→ **Records provided**:
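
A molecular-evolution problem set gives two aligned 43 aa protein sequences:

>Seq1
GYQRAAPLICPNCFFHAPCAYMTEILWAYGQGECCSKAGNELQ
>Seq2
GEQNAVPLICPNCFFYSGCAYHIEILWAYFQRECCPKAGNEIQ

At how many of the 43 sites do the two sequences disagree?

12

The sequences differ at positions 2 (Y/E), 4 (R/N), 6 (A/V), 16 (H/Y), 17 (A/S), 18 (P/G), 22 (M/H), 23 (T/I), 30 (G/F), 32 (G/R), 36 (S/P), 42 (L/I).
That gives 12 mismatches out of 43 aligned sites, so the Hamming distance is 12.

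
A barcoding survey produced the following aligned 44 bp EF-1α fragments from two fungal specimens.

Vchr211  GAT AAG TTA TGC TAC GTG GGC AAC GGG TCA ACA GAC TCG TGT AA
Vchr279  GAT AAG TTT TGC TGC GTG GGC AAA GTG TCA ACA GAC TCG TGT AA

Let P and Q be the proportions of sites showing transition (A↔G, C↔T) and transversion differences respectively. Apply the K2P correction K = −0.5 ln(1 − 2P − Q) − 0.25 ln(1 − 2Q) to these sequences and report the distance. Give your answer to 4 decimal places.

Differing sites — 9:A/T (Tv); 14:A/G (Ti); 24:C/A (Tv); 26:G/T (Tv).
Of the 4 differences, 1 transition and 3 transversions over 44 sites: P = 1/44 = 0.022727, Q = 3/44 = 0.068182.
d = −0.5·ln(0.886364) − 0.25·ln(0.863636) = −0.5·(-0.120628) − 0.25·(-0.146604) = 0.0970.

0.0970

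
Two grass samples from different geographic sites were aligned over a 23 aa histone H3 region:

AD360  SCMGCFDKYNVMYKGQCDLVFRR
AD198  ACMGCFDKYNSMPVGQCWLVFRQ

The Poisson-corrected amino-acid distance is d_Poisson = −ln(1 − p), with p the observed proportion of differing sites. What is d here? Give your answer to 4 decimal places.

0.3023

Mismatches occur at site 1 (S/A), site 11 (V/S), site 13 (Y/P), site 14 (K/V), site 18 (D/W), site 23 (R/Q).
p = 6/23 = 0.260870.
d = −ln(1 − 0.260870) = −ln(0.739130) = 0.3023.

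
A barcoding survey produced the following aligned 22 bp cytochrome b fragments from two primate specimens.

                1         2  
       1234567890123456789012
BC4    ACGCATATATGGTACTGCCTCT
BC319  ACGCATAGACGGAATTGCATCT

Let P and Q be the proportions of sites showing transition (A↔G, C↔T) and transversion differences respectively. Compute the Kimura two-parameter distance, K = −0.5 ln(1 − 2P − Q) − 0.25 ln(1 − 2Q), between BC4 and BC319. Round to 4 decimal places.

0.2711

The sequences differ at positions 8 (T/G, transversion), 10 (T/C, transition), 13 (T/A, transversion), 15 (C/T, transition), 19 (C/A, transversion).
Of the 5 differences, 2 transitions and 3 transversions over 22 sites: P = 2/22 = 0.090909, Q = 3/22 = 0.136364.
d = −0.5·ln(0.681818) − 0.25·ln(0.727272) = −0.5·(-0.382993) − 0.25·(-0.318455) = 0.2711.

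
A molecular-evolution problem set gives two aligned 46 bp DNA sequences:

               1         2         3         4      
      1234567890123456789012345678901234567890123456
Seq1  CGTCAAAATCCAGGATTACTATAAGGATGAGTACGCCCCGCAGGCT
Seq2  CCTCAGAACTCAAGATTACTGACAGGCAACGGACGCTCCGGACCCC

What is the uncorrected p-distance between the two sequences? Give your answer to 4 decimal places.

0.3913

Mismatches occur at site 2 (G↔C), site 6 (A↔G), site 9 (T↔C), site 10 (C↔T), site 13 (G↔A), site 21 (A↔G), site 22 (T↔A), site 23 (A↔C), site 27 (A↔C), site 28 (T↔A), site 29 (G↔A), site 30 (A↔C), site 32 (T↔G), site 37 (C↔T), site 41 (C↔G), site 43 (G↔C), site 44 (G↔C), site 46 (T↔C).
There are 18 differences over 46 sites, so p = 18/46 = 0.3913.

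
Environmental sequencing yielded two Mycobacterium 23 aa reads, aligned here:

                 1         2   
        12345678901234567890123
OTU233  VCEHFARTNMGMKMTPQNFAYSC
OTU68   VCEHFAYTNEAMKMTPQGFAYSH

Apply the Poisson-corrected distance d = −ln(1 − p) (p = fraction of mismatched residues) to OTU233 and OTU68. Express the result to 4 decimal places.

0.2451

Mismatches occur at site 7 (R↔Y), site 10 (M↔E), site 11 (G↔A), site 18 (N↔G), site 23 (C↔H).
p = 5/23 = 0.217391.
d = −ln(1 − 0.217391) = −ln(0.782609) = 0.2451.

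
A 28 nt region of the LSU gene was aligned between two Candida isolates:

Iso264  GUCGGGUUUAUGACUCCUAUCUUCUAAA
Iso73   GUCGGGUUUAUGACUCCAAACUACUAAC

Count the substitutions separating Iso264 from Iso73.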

→ **Requirement**:
Retype every line up to and including the one that contains "GTG TCA ACA GAC TCG TGT AA", beginning at the first line of the records, with no edits.

→ **Response**:
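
A molecular-evolution problem set gives two aligned 43 aa protein sequences:

>Seq1
GYQRAAPLICPNCFFHAPCAYMTEILWAYGQGECCSKAGNELQ
>Seq2
GEQNAVPLICPNCFFYSGCAYHIEILWAYFQRECCPKAGNEIQ

At how many of the 43 sites do the two sequences disagree?

12

The sequences differ at positions 2 (Y/E), 4 (R/N), 6 (A/V), 16 (H/Y), 17 (A/S), 18 (P/G), 22 (M/H), 23 (T/I), 30 (G/F), 32 (G/R), 36 (S/P), 42 (L/I).
That gives 12 mismatches out of 43 aligned sites, so the Hamming distance is 12.

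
A barcoding survey produced the following aligned 44 bp EF-1α fragments from two fungal specimens.

Vchr211  GAT AAG TTA TGC TAC GTG GGC AAC GGG TCA ACA GAC TCG TGT AA
Vchr279  GAT AAG TTT TGC TGC GTG GGC AAA GTG TCA ACA GAC TCG TGT AA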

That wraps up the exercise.